> Your instructions:
A faithful transcription of all the data is required.

-------- Data for this exercise --------

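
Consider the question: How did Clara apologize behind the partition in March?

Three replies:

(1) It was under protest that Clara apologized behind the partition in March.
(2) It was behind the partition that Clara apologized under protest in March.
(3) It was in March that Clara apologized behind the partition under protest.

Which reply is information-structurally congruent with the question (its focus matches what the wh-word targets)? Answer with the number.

1

The question word "how" targets the manner.
Option (1) clefts "under protest" — that matches what the question asks about.
Option (2) clefts "behind the partition" — the location, not what was asked.
Option (3) clefts "in March" — the time, not what was asked.
So the congruent reply is (1).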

--------

> Reply:
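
Consider the question: How did Clara apologize behind the partition in March?

Three replies:

(1) It was under protest that Clara apologized behind the partition in March.
(2) It was behind the partition that Clara apologized under protest in March.
(3) It was in March that Clara apologized behind the partition under protest.

Which reply is information-structurally congruent with the question (its focus matches what the wh-word targets)? Answer with the number.

1

The question word "how" targets the manner.
Option (1) clefts "under protest" — that matches what the question asks about.
Option (2) clefts "behind the partition" — the location, not what was asked.
Option (3) clefts "in March" — the time, not what was asked.
So the congruent reply is (1).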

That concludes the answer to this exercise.